# Task instructions
A set of records appears below. Print them all, word for word.

Collected data
● ● ● ● ● ● ●
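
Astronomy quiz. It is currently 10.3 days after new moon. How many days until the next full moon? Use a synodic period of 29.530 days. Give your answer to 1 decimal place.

4.5 days

Full moon is 0.5 of the way through the cycle: age 0.5 × 29.530 = 14.765 d.
So 4.465 days remain (14.765 − 10.3).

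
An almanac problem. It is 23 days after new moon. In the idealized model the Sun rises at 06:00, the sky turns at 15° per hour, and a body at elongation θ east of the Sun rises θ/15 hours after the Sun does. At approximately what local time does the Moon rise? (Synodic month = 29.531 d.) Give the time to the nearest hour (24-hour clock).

01:00

Elongation θ = 360° × 23/29.531 ≈ 280.4°.
Delay after the Sun = 280.4° / (15°/h) ≈ 18.69 h.
06:00 + 18.69 h ≈ 00:42 → 01:00 to the nearest hour.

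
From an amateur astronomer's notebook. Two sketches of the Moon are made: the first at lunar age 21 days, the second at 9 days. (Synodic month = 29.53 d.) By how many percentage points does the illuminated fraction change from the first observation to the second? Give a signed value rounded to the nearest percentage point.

+5 percentage points

θ₁ = 360° × 21/29.53 = 256.0°, f₁ = (1 − cos θ₁)/2 = 0.621.
θ₂ = 360° × 9/29.53 = 109.7°, f₂ = (1 − cos θ₂)/2 = 0.669.
Change = f₂ − f₁ = +0.048 → +5 percentage points.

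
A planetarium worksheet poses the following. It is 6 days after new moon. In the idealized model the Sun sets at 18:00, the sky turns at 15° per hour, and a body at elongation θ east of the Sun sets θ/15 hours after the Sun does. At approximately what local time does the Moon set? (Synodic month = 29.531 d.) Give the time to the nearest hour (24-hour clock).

Phase angle: θ = 360°·(6 d)/(29.531 d) = 73.1°.
At 15° of sky rotation per hour, 73.1° corresponds to a 4.88 h lag.
18:00 + 4.88 h ≈ 22:53 → 23:00 to the nearest hour.

23:00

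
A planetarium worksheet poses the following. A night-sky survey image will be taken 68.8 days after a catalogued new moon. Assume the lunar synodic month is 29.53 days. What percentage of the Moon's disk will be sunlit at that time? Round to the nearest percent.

74%

68.8/29.53 = 2.330 lunations, so 2 complete cycles and 9.74 d into the next.
Phase angle: θ = 360°·(9.74 d)/(29.53 d) = 118.7°.
cos 118.7° = (-0.481), so f = (1 − (-0.481))/2 = 0.740, so 74%.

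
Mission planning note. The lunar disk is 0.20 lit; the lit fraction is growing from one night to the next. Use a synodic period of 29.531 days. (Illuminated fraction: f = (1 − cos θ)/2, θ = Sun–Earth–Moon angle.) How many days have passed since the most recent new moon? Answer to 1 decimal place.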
● ● ● ● ● ● ●
# Response area
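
Astronomy quiz. It is currently 10.3 days after new moon. How many days until the next full moon? Use a synodic period of 29.530 days. Give your answer to 1 decimal place.

4.5 days

Full moon is 0.5 of the way through the cycle: age 0.5 × 29.530 = 14.765 d.
So 4.465 days remain (14.765 − 10.3).

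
An almanac problem. It is 23 days after new moon. In the idealized model the Sun rises at 06:00, the sky turns at 15° per hour, and a body at elongation θ east of the Sun rises θ/15 hours after the Sun does. At approximately what local time does the Moon rise? (Synodic month = 29.531 d.) Give the time to the nearest hour (24-hour clock).

01:00

Elongation θ = 360° × 23/29.531 ≈ 280.4°.
Delay after the Sun = 280.4° / (15°/h) ≈ 18.69 h.
06:00 + 18.69 h ≈ 00:42 → 01:00 to the nearest hour.

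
From an amateur astronomer's notebook. Two sketches of the Moon are made: the first at lunar age 21 days, the second at 9 days. (Synodic month = 29.53 d.) By how many percentage points does the illuminated fraction change from the first observation to the second? Give a signed value rounded to the nearest percentage point.

+5 percentage points

θ₁ = 360° × 21/29.53 = 256.0°, f₁ = (1 − cos θ₁)/2 = 0.621.
θ₂ = 360° × 9/29.53 = 109.7°, f₂ = (1 − cos θ₂)/2 = 0.669.
Change = f₂ − f₁ = +0.048 → +5 percentage points.

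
A planetarium worksheet poses the following. It is 6 days after new moon. In the idealized model the Sun sets at 18:00, the sky turns at 15° per hour, and a body at elongation θ east of the Sun sets θ/15 hours after the Sun does. At approximately what local time does the Moon set? (Synodic month = 29.531 d.) Give the time to the nearest hour (24-hour clock).

Phase angle: θ = 360°·(6 d)/(29.531 d) = 73.1°.
At 15° of sky rotation per hour, 73.1° corresponds to a 4.88 h lag.
18:00 + 4.88 h ≈ 22:53 → 23:00 to the nearest hour.

23:00

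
A planetarium worksheet poses the following. A night-sky survey image will be taken 68.8 days after a catalogued new moon. Assume the lunar synodic month is 29.53 days. What percentage of the Moon's disk will be sunlit at that time? Round to the nearest percent.

74%

68.8/29.53 = 2.330 lunations, so 2 complete cycles and 9.74 d into the next.
Phase angle: θ = 360°·(9.74 d)/(29.53 d) = 118.7°.
cos 118.7° = (-0.481), so f = (1 − (-0.481))/2 = 0.740, so 74%.

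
Mission planning note. The lunar disk is 0.20 lit; the lit fraction is growing from one night to the next. Use a synodic period of 29.531 days. (Illuminated fraction: f = (1 − cos θ)/2, θ = Sun–Earth–Moon angle.) How many days have passed since the most recent new moon? Answer to 1 decimal place.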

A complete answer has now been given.